# GIVEN DATA
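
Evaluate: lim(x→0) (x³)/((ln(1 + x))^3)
This is a 0/0 indeterminate form.

Apply L'Hôpital's rule: differentiate numerator and denominator separately.
  f(x) = x^3   ⇒   f'(x) = 3·x^2
  g(x) = ln(x + 1)^3   ⇒   g'(x) = 3·ln(x + 1)^2/(x + 1)
  lim(x→0) f'(x)/g'(x) = lim(x→0) (3·x^2)/(3·ln(x + 1)^2/(x + 1))
  = 1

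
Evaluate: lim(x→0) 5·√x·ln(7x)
This is a 0·∞ indeterminate form.

Rewrite 0·∞ as a quotient (0/0 or ∞/∞ form), then apply L'Hôpital's rule:
  lim(x→0) 5·√x·ln(7x) = 0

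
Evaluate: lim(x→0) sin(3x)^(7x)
This is an exponential indeterminate form.

For exponential indeterminate forms, take the natural log:
  Let L = lim(x→0) sin(3x)^(7x)
  Then ln(L) = lim(x→0) [exponent × ln(base)]
  Evaluate using L'Hôpital or standard limits, then exponentiate.
  L = 1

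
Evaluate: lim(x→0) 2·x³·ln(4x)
This is a 0·∞ indeterminate form.

Rewrite 0·∞ as a quotient (0/0 or ∞/∞ form), then apply L'Hôpital's rule:
  lim(x→0) 2·x³·ln(4x) = 0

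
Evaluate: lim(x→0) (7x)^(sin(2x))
This is an exponential indeterminate form.

For exponential indeterminate forms, take the natural log:
  Let L = lim(x→0) (7x)^(sin(2x))
  Then ln(L) = lim(x→0) [exponent × ln(base)]
  Evaluate using L'Hôpital or standard limits, then exponentiate.
  L = 1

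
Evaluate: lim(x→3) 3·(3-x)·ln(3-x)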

# PROBLEM TO SOLVE
Only the lines from the one holding "Evaluate: lim(x→0) (7x)^(sin(2x))" through the final line of the entries, both included, should be given again, word for word.

# TASK ANSWER
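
Evaluate: lim(x→0) (7x)^(sin(2x))
This is an exponential indeterminate form.

For exponential indeterminate forms, take the natural log:
  Let L = lim(x→0) (7x)^(sin(2x))
  Then ln(L) = lim(x→0) [exponent × ln(base)]
  Evaluate using L'Hôpital or standard limits, then exponentiate.
  L = 1

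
Evaluate: lim(x→3) 3·(3-x)·ln(3-x)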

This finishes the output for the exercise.